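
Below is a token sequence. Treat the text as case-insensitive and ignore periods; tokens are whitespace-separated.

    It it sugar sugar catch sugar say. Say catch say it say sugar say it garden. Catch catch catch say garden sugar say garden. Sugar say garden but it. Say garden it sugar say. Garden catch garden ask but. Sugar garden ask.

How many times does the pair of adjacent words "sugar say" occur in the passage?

5

Scanning the 41 overlapping bigram windows for "sugar say":
  position 6–7: sugar say
  position 13–14: sugar say
  position 22–23: sugar say
  position 25–26: sugar say
  position 33–34: sugar say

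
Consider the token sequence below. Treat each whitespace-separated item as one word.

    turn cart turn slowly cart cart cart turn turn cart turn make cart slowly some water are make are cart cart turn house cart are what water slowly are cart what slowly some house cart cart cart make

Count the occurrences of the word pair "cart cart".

5

Scanning the 37 overlapping bigram windows for "cart cart":
  position 5–6: cart cart
  position 6–7: cart cart
  position 20–21: cart cart
  position 35–36: cart cart
  position 36–37: cart cart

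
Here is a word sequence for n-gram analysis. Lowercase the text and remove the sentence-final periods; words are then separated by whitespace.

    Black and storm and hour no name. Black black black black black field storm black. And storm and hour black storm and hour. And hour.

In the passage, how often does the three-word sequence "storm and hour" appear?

3

Scanning the 23 overlapping trigram windows for "storm and hour":
  position 3–5: storm and hour
  position 17–19: storm and hour
  position 21–23: storm and hour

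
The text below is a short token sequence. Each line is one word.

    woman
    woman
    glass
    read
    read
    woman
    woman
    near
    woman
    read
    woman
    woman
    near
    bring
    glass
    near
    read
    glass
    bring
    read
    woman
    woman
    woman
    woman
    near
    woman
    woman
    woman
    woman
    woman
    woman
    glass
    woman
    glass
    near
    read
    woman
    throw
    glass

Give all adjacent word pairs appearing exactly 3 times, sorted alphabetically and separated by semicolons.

Bigram counts meeting the condition (exactly 3 times):
  woman glass: 3
  woman near: 3

woman glass; woman near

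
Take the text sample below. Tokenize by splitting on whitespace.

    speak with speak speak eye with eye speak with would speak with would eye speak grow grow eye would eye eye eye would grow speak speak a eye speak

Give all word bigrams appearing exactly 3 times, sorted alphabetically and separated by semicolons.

Bigram counts meeting the condition (exactly 3 times):
  eye speak: 3
  speak with: 3

eye speak; speak with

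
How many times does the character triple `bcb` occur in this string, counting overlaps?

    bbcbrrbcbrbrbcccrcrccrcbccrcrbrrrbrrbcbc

3

Sliding a length-3 window over the 40 characters (38 positions):
  position 2–4: bcb
  position 7–9: bcb
  position 37–39: bcb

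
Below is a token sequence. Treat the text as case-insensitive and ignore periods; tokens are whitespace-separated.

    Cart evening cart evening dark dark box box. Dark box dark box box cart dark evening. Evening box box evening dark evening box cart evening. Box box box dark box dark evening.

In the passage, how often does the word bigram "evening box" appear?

3

Scanning the 31 overlapping bigram windows for "evening box":
  position 17–18: evening box
  position 22–23: evening box
  position 25–26: evening box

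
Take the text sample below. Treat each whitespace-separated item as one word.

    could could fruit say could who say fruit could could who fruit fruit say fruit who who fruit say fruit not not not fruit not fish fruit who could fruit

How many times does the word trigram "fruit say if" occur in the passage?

Scanning the 28 overlapping trigram windows for "fruit say if":
  (none found)

0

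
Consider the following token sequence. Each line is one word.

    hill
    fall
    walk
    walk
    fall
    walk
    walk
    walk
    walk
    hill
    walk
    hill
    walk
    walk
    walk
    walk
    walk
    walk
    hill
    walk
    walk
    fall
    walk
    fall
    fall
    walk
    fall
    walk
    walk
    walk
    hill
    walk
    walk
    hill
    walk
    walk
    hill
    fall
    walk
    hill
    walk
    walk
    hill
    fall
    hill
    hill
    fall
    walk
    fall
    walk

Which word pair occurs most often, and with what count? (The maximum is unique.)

"walk walk", 15 times

Bigram frequencies (highest first):
  walk walk: 15
  fall walk: 8
  walk hill: 8
  hill walk: 6
  walk fall: 5
  hill fall: 4
  … (3 more, each ≤ 1)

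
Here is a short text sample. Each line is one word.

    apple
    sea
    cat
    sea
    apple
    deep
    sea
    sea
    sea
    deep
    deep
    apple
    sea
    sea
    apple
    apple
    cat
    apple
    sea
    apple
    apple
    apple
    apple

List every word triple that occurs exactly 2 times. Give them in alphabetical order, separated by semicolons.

Trigram counts meeting the condition (exactly 2 times):
  apple apple apple: 2
  sea apple apple: 2

apple apple apple; sea apple apple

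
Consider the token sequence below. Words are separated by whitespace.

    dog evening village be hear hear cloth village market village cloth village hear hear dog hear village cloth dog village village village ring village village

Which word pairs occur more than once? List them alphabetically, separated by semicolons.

cloth village; hear hear; village cloth; village village

Bigram counts meeting the condition (more than once):
  cloth village: 2
  hear hear: 2
  village cloth: 2
  village village: 3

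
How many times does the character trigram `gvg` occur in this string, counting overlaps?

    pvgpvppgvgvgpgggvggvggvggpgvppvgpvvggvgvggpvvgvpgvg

Sliding a length-3 window over the 51 characters (49 positions):
  position 8–10: gvg
  position 10–12: gvg
  position 16–18: gvg
  position 19–21: gvg
  position 22–24: gvg
  position 37–39: gvg
  position 39–41: gvg
  position 49–51: gvg

8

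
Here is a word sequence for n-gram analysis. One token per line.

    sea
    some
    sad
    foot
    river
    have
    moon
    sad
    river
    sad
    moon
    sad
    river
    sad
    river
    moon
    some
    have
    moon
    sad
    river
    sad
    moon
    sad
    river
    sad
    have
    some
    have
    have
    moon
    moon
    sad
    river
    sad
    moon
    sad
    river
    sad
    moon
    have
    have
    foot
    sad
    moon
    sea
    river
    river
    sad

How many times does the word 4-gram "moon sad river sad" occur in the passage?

Scanning the 46 overlapping 4-gram windows for "moon sad river sad":
  position 7–10: moon sad river sad
  position 11–14: moon sad river sad
  position 19–22: moon sad river sad
  position 23–26: moon sad river sad
  position 32–35: moon sad river sad
  position 36–39: moon sad river sad

6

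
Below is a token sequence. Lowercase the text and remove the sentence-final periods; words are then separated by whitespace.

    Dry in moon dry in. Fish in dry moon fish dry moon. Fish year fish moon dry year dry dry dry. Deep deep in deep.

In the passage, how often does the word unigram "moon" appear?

Scanning the 25 tokens for "moon":
  position 3: moon
  position 9: moon
  position 12: moon
  position 16: moon

4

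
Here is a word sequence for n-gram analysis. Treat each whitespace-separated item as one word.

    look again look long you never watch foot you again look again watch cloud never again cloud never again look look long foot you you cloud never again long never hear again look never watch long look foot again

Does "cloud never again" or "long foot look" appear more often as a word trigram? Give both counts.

"cloud never again": 3 occurrences
"long foot look": 0 occurrences

"cloud never again" (3 vs 0)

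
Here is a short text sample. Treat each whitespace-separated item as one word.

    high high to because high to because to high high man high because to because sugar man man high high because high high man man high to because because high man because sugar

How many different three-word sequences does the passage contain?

27

33 tokens → 31 trigram windows in total.
Repeated trigrams (each contributes count−1 duplicates):
  high to because: 3
  high high man: 2
  man man high: 2
4 duplicate windows → 31 − 4 = 27 distinct.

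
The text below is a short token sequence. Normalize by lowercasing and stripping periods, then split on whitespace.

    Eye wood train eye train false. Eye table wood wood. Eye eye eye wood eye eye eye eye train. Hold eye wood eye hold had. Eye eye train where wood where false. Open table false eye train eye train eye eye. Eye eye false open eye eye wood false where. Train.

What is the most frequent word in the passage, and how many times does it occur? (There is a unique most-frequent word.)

"eye", 22 times

Unigram frequencies (highest first):
  eye: 22
  wood: 7
  train: 7
  false: 5
  where: 3
  table: 2
  … (3 more, each ≤ 2)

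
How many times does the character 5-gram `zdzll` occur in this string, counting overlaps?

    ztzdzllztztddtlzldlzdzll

Sliding a length-5 window over the 24 characters (20 positions):
  position 3–7: zdzll
  position 20–24: zdzll

2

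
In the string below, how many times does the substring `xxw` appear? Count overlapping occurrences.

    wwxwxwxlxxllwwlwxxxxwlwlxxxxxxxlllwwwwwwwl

Sliding a length-3 window over the 42 characters (40 positions):
  position 19–21: xxw

1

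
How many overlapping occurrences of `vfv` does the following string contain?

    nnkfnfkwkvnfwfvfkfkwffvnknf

0

Sliding a length-3 window over the 27 characters (25 positions):
  (no match at any position)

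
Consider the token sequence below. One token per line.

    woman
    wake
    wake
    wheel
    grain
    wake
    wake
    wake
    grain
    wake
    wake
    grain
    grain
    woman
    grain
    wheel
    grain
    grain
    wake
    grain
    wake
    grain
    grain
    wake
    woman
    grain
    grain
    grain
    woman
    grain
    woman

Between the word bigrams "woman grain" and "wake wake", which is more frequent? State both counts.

"wake wake" (4 vs 3)

"woman grain": 3 occurrences
"wake wake": 4 occurrences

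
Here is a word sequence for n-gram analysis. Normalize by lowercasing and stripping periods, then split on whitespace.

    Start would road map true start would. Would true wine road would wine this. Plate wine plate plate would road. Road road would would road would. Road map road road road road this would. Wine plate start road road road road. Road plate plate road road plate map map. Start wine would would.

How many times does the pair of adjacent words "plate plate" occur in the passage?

2

Scanning the 52 overlapping bigram windows for "plate plate":
  position 17–18: plate plate
  position 43–44: plate plate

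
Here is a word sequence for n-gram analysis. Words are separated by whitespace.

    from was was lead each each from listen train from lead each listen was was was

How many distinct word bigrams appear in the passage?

12

16 tokens → 15 bigram windows in total.
Repeated bigrams (each contributes count−1 duplicates):
  was was: 3
  lead each: 2
3 duplicate windows → 15 − 3 = 12 distinct.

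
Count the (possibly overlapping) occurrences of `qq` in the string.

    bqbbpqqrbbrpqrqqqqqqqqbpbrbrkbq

8

Sliding a length-2 window over the 31 characters (30 positions):
  position 6–7: qq
  position 15–16: qq
  position 16–17: qq
  position 17–18: qq
  position 18–19: qq
  position 19–20: qq
  position 20–21: qq
  position 21–22: qq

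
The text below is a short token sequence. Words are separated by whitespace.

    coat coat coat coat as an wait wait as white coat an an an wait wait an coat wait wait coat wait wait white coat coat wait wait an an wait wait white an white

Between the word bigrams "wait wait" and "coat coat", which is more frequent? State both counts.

"wait wait": 6 occurrences
"coat coat": 4 occurrences

"wait wait" (6 vs 4)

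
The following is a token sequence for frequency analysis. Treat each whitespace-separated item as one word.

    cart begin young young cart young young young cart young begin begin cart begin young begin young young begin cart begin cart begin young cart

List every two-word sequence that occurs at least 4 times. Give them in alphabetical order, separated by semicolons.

begin young; cart begin; young young

Bigram counts meeting the condition (at least 4 times):
  begin young: 4
  cart begin: 4
  young young: 4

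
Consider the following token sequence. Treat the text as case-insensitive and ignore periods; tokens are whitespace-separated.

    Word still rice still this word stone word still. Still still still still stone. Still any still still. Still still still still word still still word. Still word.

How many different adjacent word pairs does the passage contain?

13

28 tokens → 27 bigram windows in total.
Repeated bigrams (each contributes count−1 duplicates):
  still still: 10
  word still: 4
  still word: 3
14 duplicate windows → 27 − 14 = 13 distinct.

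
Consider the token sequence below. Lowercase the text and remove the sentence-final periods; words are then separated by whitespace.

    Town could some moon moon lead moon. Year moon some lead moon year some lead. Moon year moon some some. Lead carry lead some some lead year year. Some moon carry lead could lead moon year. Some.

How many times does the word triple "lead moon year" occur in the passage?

Scanning the 35 overlapping trigram windows for "lead moon year":
  position 6–8: lead moon year
  position 11–13: lead moon year
  position 15–17: lead moon year
  position 34–36: lead moon year

4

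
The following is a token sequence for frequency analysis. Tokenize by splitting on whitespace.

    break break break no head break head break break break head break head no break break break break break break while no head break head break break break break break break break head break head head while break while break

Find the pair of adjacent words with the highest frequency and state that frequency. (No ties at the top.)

Bigram frequencies (highest first):
  break break: 15
  head break: 6
  break head: 6
  no head: 2
  break while: 2
  while break: 2
  … (6 more, each ≤ 1)

"break break", 15 times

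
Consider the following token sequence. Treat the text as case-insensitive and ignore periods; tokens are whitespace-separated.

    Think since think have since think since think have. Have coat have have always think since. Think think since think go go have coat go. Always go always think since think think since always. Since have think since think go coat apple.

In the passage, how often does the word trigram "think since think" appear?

Scanning the 40 overlapping trigram windows for "think since think":
  position 1–3: think since think
  position 6–8: think since think
  position 15–17: think since think
  position 18–20: think since think
  position 29–31: think since think
  position 37–39: think since think

6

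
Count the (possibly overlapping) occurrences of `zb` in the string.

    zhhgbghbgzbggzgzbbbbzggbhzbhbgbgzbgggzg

Sliding a length-2 window over the 39 characters (38 positions):
  position 10–11: zb
  position 16–17: zb
  position 26–27: zb
  position 33–34: zb

4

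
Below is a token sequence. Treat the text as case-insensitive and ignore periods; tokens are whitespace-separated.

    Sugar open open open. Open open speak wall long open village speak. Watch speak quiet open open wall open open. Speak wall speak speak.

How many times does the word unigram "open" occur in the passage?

Scanning the 24 tokens for "open":
  position 2: open
  position 3: open
  position 4: open
  position 5: open
  position 6: open
  position 10: open
  position 16: open
  position 17: open
  position 19: open
  position 20: open

10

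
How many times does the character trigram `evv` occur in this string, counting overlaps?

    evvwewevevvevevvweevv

4

Sliding a length-3 window over the 21 characters (19 positions):
  position 1–3: evv
  position 9–11: evv
  position 14–16: evv
  position 19–21: evv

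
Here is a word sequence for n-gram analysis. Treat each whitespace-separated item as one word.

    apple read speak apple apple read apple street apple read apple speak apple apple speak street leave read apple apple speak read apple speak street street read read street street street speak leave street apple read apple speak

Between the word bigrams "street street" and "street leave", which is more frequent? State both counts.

"street street": 3 occurrences
"street leave": 1 occurrence

"street street" (3 vs 1)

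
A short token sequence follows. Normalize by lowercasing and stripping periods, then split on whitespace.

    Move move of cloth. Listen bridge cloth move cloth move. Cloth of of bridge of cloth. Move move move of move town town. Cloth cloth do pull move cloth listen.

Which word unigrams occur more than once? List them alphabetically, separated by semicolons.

Unigram counts meeting the condition (more than once):
  bridge: 2
  cloth: 8
  listen: 2
  move: 9
  of: 5
  town: 2

bridge; cloth; listen; move; of; town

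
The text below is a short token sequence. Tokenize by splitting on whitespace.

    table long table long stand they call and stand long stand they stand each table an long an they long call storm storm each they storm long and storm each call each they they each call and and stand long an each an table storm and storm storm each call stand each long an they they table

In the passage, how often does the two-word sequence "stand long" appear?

Scanning the 56 overlapping bigram windows for "stand long":
  position 9–10: stand long
  position 39–40: stand long

2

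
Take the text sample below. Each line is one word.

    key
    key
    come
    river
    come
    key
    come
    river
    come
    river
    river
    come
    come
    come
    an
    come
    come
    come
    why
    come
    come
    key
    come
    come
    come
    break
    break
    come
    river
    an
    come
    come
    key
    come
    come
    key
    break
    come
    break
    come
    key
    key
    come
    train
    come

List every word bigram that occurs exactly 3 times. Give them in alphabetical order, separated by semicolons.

break come; river come

Bigram counts meeting the condition (exactly 3 times):
  break come: 3
  river come: 3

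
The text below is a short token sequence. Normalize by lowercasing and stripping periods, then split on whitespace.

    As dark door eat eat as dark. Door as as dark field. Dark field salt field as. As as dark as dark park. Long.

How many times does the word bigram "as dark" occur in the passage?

5

Scanning the 23 overlapping bigram windows for "as dark":
  position 1–2: as dark
  position 6–7: as dark
  position 10–11: as dark
  position 19–20: as dark
  position 21–22: as dark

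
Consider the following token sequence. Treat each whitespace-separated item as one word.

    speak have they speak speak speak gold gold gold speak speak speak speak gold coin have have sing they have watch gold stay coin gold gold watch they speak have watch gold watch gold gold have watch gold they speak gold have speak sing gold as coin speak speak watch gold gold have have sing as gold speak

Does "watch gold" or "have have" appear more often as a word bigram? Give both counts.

"watch gold": 5 occurrences
"have have": 2 occurrences

"watch gold" (5 vs 2)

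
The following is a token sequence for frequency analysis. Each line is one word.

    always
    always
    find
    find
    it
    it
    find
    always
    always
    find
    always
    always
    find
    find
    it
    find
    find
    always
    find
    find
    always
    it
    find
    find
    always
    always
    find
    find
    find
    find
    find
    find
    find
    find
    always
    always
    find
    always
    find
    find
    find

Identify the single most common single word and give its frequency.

Unigram frequencies (highest first):
  find: 24
  always: 13
  it: 4

"find", 24 times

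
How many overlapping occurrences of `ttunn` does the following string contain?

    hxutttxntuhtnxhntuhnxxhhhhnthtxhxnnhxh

0

Sliding a length-5 window over the 38 characters (34 positions):
  (no match at any position)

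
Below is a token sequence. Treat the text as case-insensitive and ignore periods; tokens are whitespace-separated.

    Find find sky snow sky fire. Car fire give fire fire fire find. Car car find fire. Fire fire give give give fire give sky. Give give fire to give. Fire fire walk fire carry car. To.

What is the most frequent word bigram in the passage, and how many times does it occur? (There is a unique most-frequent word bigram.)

Bigram frequencies (highest first):
  fire fire: 5
  give fire: 4
  fire give: 3
  give give: 3
  find find: 1
  find sky: 1
  … (19 more, each ≤ 1)

"fire fire", 5 times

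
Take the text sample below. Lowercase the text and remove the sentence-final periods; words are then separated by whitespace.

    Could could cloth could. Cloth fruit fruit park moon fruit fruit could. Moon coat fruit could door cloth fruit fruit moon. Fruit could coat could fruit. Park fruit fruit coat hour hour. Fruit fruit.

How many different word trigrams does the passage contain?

34 tokens → 32 trigram windows in total.
Repeated trigrams (each contributes count−1 duplicates):
  cloth fruit fruit: 2
1 duplicate windows → 32 − 1 = 31 distinct.

31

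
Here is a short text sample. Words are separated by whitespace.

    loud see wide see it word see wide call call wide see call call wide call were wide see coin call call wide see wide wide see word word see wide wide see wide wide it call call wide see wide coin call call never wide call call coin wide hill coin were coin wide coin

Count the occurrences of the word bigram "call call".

6

Scanning the 55 overlapping bigram windows for "call call":
  position 9–10: call call
  position 13–14: call call
  position 21–22: call call
  position 37–38: call call
  position 43–44: call call
  position 47–48: call call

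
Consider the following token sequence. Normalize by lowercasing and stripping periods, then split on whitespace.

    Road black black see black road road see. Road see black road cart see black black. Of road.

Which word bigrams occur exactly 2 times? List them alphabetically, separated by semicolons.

black black; black road; road see

Bigram counts meeting the condition (exactly 2 times):
  black black: 2
  black road: 2
  road see: 2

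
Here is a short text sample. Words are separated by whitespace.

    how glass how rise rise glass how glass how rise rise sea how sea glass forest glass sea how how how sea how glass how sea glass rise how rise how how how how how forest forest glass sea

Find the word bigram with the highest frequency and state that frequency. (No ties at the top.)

"how how", 6 times

Bigram frequencies (highest first):
  how how: 6
  glass how: 4
  how glass: 3
  how rise: 3
  sea how: 3
  how sea: 3
  … (11 more, each ≤ 2)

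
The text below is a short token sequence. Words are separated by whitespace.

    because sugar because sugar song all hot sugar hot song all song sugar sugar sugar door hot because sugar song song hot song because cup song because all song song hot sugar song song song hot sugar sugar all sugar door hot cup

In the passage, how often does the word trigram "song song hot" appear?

Scanning the 41 overlapping trigram windows for "song song hot":
  position 20–22: song song hot
  position 29–31: song song hot
  position 34–36: song song hot

3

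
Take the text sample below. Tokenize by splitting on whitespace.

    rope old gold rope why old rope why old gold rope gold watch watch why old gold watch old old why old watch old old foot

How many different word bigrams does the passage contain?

26 tokens → 25 bigram windows in total.
Repeated bigrams (each contributes count−1 duplicates):
  why old: 4
  old gold: 3
  gold rope: 2
  gold watch: 2
  old old: 2
  rope why: 2
  watch old: 2
10 duplicate windows → 25 − 10 = 15 distinct.

15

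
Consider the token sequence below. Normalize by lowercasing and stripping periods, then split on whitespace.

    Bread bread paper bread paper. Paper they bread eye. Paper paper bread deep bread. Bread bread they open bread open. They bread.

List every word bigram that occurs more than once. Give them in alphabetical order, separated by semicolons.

Bigram counts meeting the condition (more than once):
  bread bread: 3
  bread paper: 2
  paper bread: 2
  paper paper: 2
  they bread: 2

bread bread; bread paper; paper bread; paper paper; they bread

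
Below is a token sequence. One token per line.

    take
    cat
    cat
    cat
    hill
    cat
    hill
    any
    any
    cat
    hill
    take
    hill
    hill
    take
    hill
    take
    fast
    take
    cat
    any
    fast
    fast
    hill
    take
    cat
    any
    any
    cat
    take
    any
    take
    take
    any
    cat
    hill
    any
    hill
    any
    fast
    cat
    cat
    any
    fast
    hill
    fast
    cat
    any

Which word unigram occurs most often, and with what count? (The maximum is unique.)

"cat", 12 times

Unigram frequencies (highest first):
  cat: 12
  any: 11
  hill: 10
  take: 9
  fast: 6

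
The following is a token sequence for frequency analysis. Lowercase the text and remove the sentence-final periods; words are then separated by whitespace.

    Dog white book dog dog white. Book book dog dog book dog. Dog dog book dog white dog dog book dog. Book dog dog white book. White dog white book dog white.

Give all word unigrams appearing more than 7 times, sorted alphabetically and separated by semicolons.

book; dog

Unigram counts meeting the condition (more than 7 times):
  book: 9
  dog: 16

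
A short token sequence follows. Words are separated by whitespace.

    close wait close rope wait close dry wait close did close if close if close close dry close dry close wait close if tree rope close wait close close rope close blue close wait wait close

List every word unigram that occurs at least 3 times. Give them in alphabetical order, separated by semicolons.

close; dry; if; rope; wait

Unigram counts meeting the condition (at least 3 times):
  close: 17
  dry: 3
  if: 3
  rope: 3
  wait: 7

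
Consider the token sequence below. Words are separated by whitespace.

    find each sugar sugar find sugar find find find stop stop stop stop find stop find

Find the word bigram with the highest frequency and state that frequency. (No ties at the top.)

Bigram frequencies (highest first):
  stop stop: 3
  sugar find: 2
  find find: 2
  find stop: 2
  stop find: 2
  find each: 1
  … (3 more, each ≤ 1)

"stop stop", 3 times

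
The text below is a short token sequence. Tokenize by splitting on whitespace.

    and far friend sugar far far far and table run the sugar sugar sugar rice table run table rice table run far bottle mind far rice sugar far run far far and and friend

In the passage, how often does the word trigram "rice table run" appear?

2

Scanning the 32 overlapping trigram windows for "rice table run":
  position 15–17: rice table run
  position 19–21: rice table run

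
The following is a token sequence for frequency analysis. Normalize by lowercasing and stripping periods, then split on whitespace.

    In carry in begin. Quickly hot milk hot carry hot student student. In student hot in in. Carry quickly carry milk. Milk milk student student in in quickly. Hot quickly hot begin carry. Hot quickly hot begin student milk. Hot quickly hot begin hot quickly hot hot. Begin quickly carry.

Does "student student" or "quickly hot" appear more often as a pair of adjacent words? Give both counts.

"student student": 2 occurrences
"quickly hot": 6 occurrences

"quickly hot" (6 vs 2)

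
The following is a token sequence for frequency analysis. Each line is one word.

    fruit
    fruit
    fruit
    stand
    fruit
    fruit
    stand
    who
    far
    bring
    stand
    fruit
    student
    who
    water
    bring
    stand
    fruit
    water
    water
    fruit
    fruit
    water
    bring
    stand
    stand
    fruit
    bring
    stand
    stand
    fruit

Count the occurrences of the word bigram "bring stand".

4

Scanning the 30 overlapping bigram windows for "bring stand":
  position 10–11: bring stand
  position 16–17: bring stand
  position 24–25: bring stand
  position 28–29: bring stand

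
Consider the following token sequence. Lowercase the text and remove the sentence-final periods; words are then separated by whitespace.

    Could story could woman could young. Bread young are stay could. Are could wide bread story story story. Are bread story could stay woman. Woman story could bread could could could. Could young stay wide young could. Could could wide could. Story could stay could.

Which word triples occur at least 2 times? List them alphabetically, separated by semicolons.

Trigram counts meeting the condition (at least 2 times):
  could could could: 3
  could story could: 2
  story could stay: 2

could could could; could story could; story could stay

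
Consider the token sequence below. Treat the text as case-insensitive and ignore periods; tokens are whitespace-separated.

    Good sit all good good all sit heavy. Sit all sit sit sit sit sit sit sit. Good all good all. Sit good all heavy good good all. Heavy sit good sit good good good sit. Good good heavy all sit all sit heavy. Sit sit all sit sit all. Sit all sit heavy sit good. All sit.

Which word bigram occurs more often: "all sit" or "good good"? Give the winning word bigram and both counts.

"all sit": 9 occurrences
"good good": 5 occurrences

"all sit" (9 vs 5)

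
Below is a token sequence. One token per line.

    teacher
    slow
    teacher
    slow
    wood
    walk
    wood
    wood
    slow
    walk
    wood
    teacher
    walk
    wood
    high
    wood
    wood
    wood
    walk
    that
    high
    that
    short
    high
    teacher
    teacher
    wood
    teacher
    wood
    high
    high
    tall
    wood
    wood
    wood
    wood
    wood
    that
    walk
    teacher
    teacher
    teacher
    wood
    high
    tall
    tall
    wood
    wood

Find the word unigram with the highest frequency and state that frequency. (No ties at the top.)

"wood", 18 times

Unigram frequencies (highest first):
  wood: 18
  teacher: 9
  high: 6
  walk: 5
  slow: 3
  that: 3
  … (2 more, each ≤ 3)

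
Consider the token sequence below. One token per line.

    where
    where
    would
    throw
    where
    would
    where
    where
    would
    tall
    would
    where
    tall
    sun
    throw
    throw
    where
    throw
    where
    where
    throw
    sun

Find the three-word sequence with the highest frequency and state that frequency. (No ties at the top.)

"where where would", 2 times

Trigram frequencies (highest first):
  where where would: 2
  where would throw: 1
  would throw where: 1
  throw where would: 1
  where would where: 1
  would where where: 1
  … (13 more, each ≤ 1)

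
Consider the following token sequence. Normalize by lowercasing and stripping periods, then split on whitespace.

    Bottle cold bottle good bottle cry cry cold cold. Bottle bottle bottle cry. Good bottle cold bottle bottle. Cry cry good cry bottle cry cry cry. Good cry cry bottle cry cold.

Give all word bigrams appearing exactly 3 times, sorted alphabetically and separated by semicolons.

bottle bottle; cold bottle; cry good

Bigram counts meeting the condition (exactly 3 times):
  bottle bottle: 3
  cold bottle: 3
  cry good: 3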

Prompt. Out of the preceding entries, pull every line containing the string "Normalize".

Worked solution.
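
The text below is a short token sequence. Normalize by lowercasing and stripping periods, then split on whitespace.
Here is a word sequence for n-gram analysis. Normalize by lowercasing and stripping periods, then split on whitespace.
A short token sequence follows. Normalize by lowercasing and stripping periods, then split on whitespace.
The text below is a short token sequence. Normalize by lowercasing and stripping periods, then split on whitespace.
Consider the following token sequence. Normalize by lowercasing and stripping periods, then split on whitespace.
Consider the token sequence below. Normalize by lowercasing and stripping periods, then split on whitespace.
The following is a token sequence for frequency analysis. Normalize by lowercasing and stripping periods, then split on whitespace.
Consider the following token sequence. Normalize by lowercasing and stripping periods, then split on whitespace.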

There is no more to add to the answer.